──────── Dataset ────────

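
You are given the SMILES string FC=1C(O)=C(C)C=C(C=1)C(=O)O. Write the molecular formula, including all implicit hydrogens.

Walk through each heavy atom and fill implicit hydrogens from standard valence (C 4, N 3, O 2, S 2, halogen 1):
  atom 1: F (halogen, monovalent) → 0 H
  atom 2: C, bond orders sum to 4 (valence 4) → 0 H
  atom 3: C, bond orders sum to 4 (valence 4) → 0 H
  atom 4: O, bond orders sum to 1 (valence 2) → 1 H
  atom 5: C, bond orders sum to 4 (valence 4) → 0 H
  atom 6: C, bond orders sum to 1 (valence 4) → 3 H
  atom 7: C, bond orders sum to 3 (valence 4) → 1 H
  atom 8: C, bond orders sum to 4 (valence 4) → 0 H
  atom 9: C, bond orders sum to 3 (valence 4) → 1 H
  atom 10: C, bond orders sum to 4 (valence 4) → 0 H
  atom 11: O, bond orders sum to 2 (valence 2) → 0 H
  atom 12: O, bond orders sum to 1 (valence 2) → 1 H
Totals → C:8, H:7, F:1, O:3.
In Hill order: C8H7FO3.

C8H7FO3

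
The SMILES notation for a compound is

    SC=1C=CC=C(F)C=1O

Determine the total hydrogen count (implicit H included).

5

Walk through each heavy atom and fill implicit hydrogens from standard valence (C 4, N 3, O 2, S 2, halogen 1):
  atom 1: S, bond orders sum to 1 (valence 2) → 1 H
  atom 2: C, bond orders sum to 4 (valence 4) → 0 H
  atom 3: C, bond orders sum to 3 (valence 4) → 1 H
  atom 4: C, bond orders sum to 3 (valence 4) → 1 H
  atom 5: C, bond orders sum to 3 (valence 4) → 1 H
  atom 6: C, bond orders sum to 4 (valence 4) → 0 H
  atom 7: F (halogen, monovalent) → 0 H
  atom 8: C, bond orders sum to 4 (valence 4) → 0 H
  atom 9: O, bond orders sum to 1 (valence 2) → 1 H
Total hydrogens: 5.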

────────

_Work instructions_
Copy the whole listing above once more, character for character.

_Exercise solution_
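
You are given the SMILES string FC=1C(O)=C(C)C=C(C=1)C(=O)O. Write the molecular formula, including all implicit hydrogens.

Walk through each heavy atom and fill implicit hydrogens from standard valence (C 4, N 3, O 2, S 2, halogen 1):
  atom 1: F (halogen, monovalent) → 0 H
  atom 2: C, bond orders sum to 4 (valence 4) → 0 H
  atom 3: C, bond orders sum to 4 (valence 4) → 0 H
  atom 4: O, bond orders sum to 1 (valence 2) → 1 H
  atom 5: C, bond orders sum to 4 (valence 4) → 0 H
  atom 6: C, bond orders sum to 1 (valence 4) → 3 H
  atom 7: C, bond orders sum to 3 (valence 4) → 1 H
  atom 8: C, bond orders sum to 4 (valence 4) → 0 H
  atom 9: C, bond orders sum to 3 (valence 4) → 1 H
  atom 10: C, bond orders sum to 4 (valence 4) → 0 H
  atom 11: O, bond orders sum to 2 (valence 2) → 0 H
  atom 12: O, bond orders sum to 1 (valence 2) → 1 H
Totals → C:8, H:7, F:1, O:3.
In Hill order: C8H7FO3.

C8H7FO3

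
The SMILES notation for a compound is

    SC=1C=CC=C(F)C=1O

Determine the total hydrogen count (implicit H included).

5

Walk through each heavy atom and fill implicit hydrogens from standard valence (C 4, N 3, O 2, S 2, halogen 1):
  atom 1: S, bond orders sum to 1 (valence 2) → 1 H
  atom 2: C, bond orders sum to 4 (valence 4) → 0 H
  atom 3: C, bond orders sum to 3 (valence 4) → 1 H
  atom 4: C, bond orders sum to 3 (valence 4) → 1 H
  atom 5: C, bond orders sum to 3 (valence 4) → 1 H
  atom 6: C, bond orders sum to 4 (valence 4) → 0 H
  atom 7: F (halogen, monovalent) → 0 H
  atom 8: C, bond orders sum to 4 (valence 4) → 0 H
  atom 9: O, bond orders sum to 1 (valence 2) → 1 H
Total hydrogens: 5.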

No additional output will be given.